* WHAT THE EXERCISE ASKS:
Write out the listing exactly as it is given.
★ ★ ★
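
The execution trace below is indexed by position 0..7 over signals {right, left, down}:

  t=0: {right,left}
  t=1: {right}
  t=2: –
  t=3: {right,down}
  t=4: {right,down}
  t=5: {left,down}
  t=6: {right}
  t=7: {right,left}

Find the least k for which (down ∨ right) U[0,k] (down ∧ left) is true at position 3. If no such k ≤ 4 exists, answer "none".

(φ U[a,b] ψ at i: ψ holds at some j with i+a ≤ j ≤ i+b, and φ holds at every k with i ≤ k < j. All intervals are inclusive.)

Need earliest j ≥ 3 with (down ∧ left), and (down ∨ right) at every k in [3,j-1].
  j=3: rhs fails.
  j=4: rhs fails.
  j=5: rhs holds; lhs holds on [3,4]. k = 2.

2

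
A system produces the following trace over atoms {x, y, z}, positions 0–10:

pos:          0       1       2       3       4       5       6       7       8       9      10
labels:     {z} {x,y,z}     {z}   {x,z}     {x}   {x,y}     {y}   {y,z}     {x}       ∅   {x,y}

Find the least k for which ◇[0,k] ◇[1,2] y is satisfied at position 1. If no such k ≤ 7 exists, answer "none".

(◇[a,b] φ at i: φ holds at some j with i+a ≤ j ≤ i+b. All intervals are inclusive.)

2

Scan j = 1,2,… for ◇[1,2] y:
  j=1: fails
  j=2: fails
  j=3: holds
First hit at j=3, so smallest k = 3-1 = 2.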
★ ★ ★
* FINAL ANSWER:
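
The execution trace below is indexed by position 0..7 over signals {right, left, down}:

  t=0: {right,left}
  t=1: {right}
  t=2: –
  t=3: {right,down}
  t=4: {right,down}
  t=5: {left,down}
  t=6: {right}
  t=7: {right,left}

Find the least k for which (down ∨ right) U[0,k] (down ∧ left) is true at position 3. If no such k ≤ 4 exists, answer "none".

(φ U[a,b] ψ at i: ψ holds at some j with i+a ≤ j ≤ i+b, and φ holds at every k with i ≤ k < j. All intervals are inclusive.)

Need earliest j ≥ 3 with (down ∧ left), and (down ∨ right) at every k in [3,j-1].
  j=3: rhs fails.
  j=4: rhs fails.
  j=5: rhs holds; lhs holds on [3,4]. k = 2.

2

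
A system produces the following trace over atoms {x, y, z}, positions 0–10:

pos:          0       1       2       3       4       5       6       7       8       9      10
labels:     {z} {x,y,z}     {z}   {x,z}     {x}   {x,y}     {y}   {y,z}     {x}       ∅   {x,y}

Find the least k for which ◇[0,k] ◇[1,2] y is satisfied at position 1. If no such k ≤ 7 exists, answer "none".

(◇[a,b] φ at i: φ holds at some j with i+a ≤ j ≤ i+b. All intervals are inclusive.)

2

Scan j = 1,2,… for ◇[1,2] y:
  j=1: fails
  j=2: fails
  j=3: holds
First hit at j=3, so smallest k = 3-1 = 2.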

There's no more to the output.